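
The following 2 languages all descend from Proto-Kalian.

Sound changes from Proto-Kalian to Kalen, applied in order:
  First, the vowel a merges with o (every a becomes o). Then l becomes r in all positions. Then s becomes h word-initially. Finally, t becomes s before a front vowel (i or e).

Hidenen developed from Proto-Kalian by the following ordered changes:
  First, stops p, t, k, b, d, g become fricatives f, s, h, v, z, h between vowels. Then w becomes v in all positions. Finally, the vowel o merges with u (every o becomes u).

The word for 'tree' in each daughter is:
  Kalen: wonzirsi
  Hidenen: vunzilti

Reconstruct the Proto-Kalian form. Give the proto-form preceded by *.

*wonzilti

Position 1: Kalen has w, Hidenen has v. Kalen preserves w here (none of its changes turn any other segment into w), so the proto-segment is *w.
Position 6: Kalen has r, Hidenen has l. Hidenen preserves l here (none of its changes turn any other segment into l), so the proto-segment is *l.
Position 2: Kalen has o, Hidenen has u. Taking the neighbouring segments as reconstructed: Kalen o could go back to *a or *o; Hidenen u could go back to *o or *u — the one source consistent with every daughter is *o.
Continuing position by position gives *wonzilti; check it forward:
Kalen: start from *wonzilti.
  rule 1: no change — wonzilti
  rule 2 (unconditioned shift): wonzilti → wonzirti
  rule 3: no change — wonzirti
  rule 4 (palatalisation): wonzirti → wonzirsi
  ⇒ Kalen wonzirsi
Hidenen: *wonzilti > vonzilti > vunzilti  (by unconditioned shift, vowel merger)
Only *wonzilti yields all of Kalen wonzirsi, Hidenen vunzilti.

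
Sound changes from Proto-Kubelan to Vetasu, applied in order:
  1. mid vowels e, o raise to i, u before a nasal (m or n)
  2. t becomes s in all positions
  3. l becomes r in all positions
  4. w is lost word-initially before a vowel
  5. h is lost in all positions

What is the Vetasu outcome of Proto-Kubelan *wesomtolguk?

esumsorguk

Vetasu: start from *wesomtolguk.
  rule 1 (pre-nasal raising): wesomtolguk → wesumtolguk
  rule 2 (unconditioned shift): wesumtolguk → wesumsolguk
  rule 3 (unconditioned shift): wesumsolguk → wesumsorguk
  rule 4 (glide loss): wesumsorguk → esumsorguk
  rule 5: no change — esumsorguk
  ⇒ Vetasu esumsorguk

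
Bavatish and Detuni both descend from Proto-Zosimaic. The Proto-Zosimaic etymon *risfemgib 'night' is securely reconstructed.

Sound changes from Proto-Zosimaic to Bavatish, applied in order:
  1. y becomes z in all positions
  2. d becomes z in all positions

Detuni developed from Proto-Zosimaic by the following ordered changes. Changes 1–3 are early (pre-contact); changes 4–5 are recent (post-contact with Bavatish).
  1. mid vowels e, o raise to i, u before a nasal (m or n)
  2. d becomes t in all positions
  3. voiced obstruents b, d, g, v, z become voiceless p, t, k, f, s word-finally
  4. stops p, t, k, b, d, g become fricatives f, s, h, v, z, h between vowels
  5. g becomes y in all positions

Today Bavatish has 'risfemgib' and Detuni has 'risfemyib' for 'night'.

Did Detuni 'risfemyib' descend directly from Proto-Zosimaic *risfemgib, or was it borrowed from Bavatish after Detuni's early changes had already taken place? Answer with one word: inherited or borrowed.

borrowed

If inherited, *risfemgib would pass through all of Detuni's changes:
Detuni: start from *risfemgib.
  rule 1 (pre-nasal raising): risfemgib → risfimgib
  rule 2: no change — risfimgib
  rule 3 (final devoicing): risfimgib → risfimgip
  rule 4: no change — risfimgip
  rule 5 (unconditioned shift): risfimgip → risfimyip
  ⇒ Detuni risfimyip
If borrowed from Bavatish 'risfemgib' after the early changes, it would undergo only the recent ones:
  rule 4 (intervocalic lenition): no change (risfemgib)
  rule 5 (unconditioned shift): risfemgib → risfemyib
  ⇒ as a loan: risfemyib
Detuni 'risfemyib' matches the loan outcome 'risfemyib', not the inherited 'risfimyip' — it skipped the early Detuni changes, so it was borrowed from Bavatish.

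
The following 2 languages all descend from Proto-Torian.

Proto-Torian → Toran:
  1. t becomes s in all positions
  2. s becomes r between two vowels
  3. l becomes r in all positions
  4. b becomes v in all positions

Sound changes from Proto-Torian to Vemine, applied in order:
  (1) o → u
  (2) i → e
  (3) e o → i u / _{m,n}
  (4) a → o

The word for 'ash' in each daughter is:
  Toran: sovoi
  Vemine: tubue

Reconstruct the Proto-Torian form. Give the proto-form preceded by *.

*toboi

Position 2: Toran has o, Vemine has u. Toran preserves o here (none of its changes turn any other segment into o), so the proto-segment is *o.
Position 3: Toran has v, Vemine has b. Vemine preserves b here (none of its changes turn any other segment into b), so the proto-segment is *b.
Position 1: Toran has s, Vemine has t. Vemine preserves t here (none of its changes turn any other segment into t), so the proto-segment is *t.
Continuing position by position gives *toboi; check it forward:
Toran: *toboi > soboi > sovoi  (by unconditioned shift, unconditioned shift)
Vemine: *toboi > tubui > tubue  (by vowel merger, vowel merger)
*toboi is the unique common source.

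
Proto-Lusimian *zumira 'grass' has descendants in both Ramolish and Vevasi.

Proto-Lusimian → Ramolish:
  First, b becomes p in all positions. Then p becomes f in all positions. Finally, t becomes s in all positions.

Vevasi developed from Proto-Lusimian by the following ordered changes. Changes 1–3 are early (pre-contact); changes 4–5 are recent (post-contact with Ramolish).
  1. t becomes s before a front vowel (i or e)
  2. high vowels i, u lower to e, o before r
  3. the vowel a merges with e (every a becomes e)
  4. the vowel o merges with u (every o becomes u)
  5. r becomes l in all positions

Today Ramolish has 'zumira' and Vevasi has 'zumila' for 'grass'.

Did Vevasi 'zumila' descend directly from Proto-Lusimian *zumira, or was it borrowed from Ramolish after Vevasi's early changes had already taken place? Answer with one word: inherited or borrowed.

borrowed

If inherited, *zumira would pass through all of Vevasi's changes:
Vevasi: start from *zumira.
  rule 1: no change — zumira
  rule 2 (pre-rhotic lowering): zumira → zumera
  rule 3 (vowel merger): zumera → zumere
  rule 4: no change — zumere
  rule 5 (unconditioned shift): zumere → zumele
  ⇒ Vevasi zumele
If borrowed from Ramolish 'zumira' after the early changes, it would undergo only the recent ones:
  rule 4 (vowel merger): no change (zumira)
  rule 5 (unconditioned shift): zumira → zumila
  ⇒ as a loan: zumila
Vevasi 'zumila' matches the loan outcome 'zumila', not the inherited 'zumele' — it skipped the early Vevasi changes, so it was borrowed from Ramolish.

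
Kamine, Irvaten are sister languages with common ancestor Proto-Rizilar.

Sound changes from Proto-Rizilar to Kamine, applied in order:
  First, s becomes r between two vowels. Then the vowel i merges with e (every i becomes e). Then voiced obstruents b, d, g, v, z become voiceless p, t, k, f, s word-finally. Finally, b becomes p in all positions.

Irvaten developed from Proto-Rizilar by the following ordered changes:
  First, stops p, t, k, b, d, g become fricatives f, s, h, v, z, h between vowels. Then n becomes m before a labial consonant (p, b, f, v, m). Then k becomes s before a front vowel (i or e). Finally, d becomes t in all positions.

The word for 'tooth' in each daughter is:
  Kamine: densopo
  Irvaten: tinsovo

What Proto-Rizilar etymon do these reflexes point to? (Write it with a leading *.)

Position 6: Kamine has p, Irvaten has v. Taking the neighbouring segments as reconstructed: Kamine p could go back to *p or *b; Irvaten v could go back to *b or *v — the one source consistent with every daughter is *b.
Position 1: Kamine has d, Irvaten has t. Kamine preserves d here (none of its changes turn any other segment into d), so the proto-segment is *d.
Position 2: Kamine has e, Irvaten has i. Irvaten preserves i here (none of its changes turn any other segment into i), so the proto-segment is *i.
This points to *dinsobo. Verify forward in each daughter:
Kamine: *dinsobo > densobo > densopo  (by vowel merger, unconditioned shift)
Irvaten: *dinsobo
  dinsobo → dinsovo   [intervocalic lenition]
  dinsovo (rule 2 does not apply)
  dinsovo (rule 3 does not apply)
  dinsovo → tinsovo   [unconditioned shift]
  giving Irvaten tinsovo.
No other proto-form is consistent with every reflex, so the reconstruction is *dinsobo.

*dinsobo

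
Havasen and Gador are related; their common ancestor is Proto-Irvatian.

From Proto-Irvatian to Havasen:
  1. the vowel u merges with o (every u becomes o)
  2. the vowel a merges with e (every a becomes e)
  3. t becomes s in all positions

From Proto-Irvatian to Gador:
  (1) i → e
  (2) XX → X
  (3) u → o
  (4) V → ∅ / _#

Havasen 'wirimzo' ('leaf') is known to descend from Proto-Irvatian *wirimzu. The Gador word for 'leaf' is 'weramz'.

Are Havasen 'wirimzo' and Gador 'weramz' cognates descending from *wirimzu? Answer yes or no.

no

Derive the expected Gador reflex of *wirimzu:
Gador: *wirimzu
  wirimzu → weremzu   [vowel merger]
  weremzu (rule 2 does not apply)
  weremzu → weremzo   [vowel merger]
  weremzo → weremz   [apocope]
  giving Gador weremz.
The regular Gador reflex would be 'weremz', but the attested form is 'weramz'. The correspondence is irregular, so they are not cognates (the Gador form has a different source).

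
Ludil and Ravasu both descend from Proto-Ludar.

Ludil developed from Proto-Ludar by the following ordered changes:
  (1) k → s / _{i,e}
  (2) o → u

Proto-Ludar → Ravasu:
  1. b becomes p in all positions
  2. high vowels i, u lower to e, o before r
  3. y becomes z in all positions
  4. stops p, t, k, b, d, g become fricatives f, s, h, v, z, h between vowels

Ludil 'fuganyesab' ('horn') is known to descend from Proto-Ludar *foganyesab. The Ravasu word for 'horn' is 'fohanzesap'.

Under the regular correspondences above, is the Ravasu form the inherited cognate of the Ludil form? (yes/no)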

EXERCISE:
Read the entries and show each line that mentions "before".

THE COMPLETED TASK:
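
  First, the vowel a merges with o (every a becomes o). Then l becomes r in all positions. Then s becomes h word-initially. Finally, t becomes s before a front vowel (i or e).
  1. mid vowels e, o raise to i, u before a nasal (m or n)
  4. w is lost word-initially before a vowel
  1. mid vowels e, o raise to i, u before a nasal (m or n)
  1. t becomes s before a front vowel (i or e)
  2. high vowels i, u lower to e, o before r
  First, stops p, t, k, b, d, g become fricatives f, s, h, v, z, h between vowels. Then n becomes m before a labial consonant (p, b, f, v, m). Then k becomes s before a front vowel (i or e). Finally, d becomes t in all positions.
  2. high vowels i, u lower to e, o before r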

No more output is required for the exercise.